### Data shown
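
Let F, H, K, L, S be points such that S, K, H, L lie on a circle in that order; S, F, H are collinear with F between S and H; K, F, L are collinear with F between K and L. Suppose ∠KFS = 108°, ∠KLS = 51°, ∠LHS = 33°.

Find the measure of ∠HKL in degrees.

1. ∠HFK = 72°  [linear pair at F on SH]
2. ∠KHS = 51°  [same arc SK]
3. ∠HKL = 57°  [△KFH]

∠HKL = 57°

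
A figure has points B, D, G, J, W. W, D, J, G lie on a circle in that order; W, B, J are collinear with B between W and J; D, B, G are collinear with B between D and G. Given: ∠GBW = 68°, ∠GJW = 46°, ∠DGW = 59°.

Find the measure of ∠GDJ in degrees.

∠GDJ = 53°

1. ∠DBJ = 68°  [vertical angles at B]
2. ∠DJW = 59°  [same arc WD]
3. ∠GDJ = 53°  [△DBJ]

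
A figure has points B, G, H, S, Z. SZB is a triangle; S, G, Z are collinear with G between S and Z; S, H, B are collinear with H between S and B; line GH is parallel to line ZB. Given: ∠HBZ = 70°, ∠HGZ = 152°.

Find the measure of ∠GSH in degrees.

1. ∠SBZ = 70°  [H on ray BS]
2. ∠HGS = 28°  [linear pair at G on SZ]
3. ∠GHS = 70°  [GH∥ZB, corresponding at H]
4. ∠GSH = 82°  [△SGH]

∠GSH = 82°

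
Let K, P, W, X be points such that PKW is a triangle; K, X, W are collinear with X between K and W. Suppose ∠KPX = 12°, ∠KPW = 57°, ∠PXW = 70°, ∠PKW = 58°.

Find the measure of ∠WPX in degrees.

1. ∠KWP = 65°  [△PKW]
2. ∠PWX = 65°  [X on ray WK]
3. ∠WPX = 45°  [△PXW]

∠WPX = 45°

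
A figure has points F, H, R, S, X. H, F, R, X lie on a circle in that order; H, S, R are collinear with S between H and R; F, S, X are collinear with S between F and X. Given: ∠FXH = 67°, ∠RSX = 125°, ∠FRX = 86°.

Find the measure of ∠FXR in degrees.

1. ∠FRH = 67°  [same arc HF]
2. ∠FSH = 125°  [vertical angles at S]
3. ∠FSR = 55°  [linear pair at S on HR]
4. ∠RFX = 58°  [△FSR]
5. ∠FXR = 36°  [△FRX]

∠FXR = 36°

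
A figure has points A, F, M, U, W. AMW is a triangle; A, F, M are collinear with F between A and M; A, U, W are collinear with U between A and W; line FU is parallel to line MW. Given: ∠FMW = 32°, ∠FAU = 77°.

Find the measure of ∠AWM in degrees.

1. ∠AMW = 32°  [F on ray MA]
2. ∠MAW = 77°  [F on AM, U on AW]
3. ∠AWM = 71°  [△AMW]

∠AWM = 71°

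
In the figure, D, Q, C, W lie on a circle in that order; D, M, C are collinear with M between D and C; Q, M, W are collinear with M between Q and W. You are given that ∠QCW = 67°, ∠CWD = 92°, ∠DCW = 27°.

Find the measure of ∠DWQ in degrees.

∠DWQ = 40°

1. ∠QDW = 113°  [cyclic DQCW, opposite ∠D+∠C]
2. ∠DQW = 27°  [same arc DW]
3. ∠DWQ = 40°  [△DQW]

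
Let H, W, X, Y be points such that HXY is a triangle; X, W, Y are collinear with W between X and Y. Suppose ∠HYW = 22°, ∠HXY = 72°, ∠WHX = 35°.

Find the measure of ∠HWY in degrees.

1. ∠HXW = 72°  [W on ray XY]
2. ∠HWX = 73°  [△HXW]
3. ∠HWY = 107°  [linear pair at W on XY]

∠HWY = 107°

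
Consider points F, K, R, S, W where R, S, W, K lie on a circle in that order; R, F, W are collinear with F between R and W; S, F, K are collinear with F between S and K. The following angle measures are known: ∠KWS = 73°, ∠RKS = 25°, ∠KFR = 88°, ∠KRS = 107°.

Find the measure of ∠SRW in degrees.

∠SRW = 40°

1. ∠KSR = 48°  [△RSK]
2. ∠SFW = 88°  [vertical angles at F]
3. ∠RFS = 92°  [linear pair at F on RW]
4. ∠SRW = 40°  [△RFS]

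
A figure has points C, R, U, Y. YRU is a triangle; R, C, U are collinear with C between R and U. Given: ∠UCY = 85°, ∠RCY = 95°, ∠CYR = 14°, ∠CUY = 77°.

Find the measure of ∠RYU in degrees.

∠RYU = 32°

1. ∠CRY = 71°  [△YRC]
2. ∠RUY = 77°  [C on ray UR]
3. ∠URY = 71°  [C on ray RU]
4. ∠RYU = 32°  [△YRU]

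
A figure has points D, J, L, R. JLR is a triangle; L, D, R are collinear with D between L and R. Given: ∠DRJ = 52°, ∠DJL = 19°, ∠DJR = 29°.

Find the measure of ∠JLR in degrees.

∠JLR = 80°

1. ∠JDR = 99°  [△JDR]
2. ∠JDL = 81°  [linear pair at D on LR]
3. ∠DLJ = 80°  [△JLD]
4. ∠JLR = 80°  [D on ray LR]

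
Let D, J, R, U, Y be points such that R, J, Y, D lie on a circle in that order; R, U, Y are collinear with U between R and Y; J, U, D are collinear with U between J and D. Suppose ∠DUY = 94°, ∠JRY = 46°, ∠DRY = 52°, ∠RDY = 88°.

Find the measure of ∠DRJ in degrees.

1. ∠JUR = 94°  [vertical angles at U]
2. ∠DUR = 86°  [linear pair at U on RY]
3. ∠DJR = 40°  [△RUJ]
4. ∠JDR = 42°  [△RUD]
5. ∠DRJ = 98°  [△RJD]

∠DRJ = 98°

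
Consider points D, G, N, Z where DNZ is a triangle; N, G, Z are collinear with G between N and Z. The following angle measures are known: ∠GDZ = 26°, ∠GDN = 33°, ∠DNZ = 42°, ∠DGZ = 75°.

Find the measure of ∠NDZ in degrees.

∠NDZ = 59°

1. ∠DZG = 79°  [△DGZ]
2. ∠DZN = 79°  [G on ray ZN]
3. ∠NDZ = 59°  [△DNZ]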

### Exercise details
Beginning with the line containing "Find the measure of ∠DRJ in degrees." and ending with the last line of the listing above, return every line exactly and nothing else.

### Solved problem
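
Find the measure of ∠DRJ in degrees.

1. ∠JUR = 94°  [vertical angles at U]
2. ∠DUR = 86°  [linear pair at U on RY]
3. ∠DJR = 40°  [△RUJ]
4. ∠JDR = 42°  [△RUD]
5. ∠DRJ = 98°  [△RJD]

∠DRJ = 98°

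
Consider points D, G, N, Z where DNZ is a triangle; N, G, Z are collinear with G between N and Z. The following angle measures are known: ∠GDZ = 26°, ∠GDN = 33°, ∠DNZ = 42°, ∠DGZ = 75°.

Find the measure of ∠NDZ in degrees.

∠NDZ = 59°

1. ∠DZG = 79°  [△DGZ]
2. ∠DZN = 79°  [G on ray ZN]
3. ∠NDZ = 59°  [△DNZ]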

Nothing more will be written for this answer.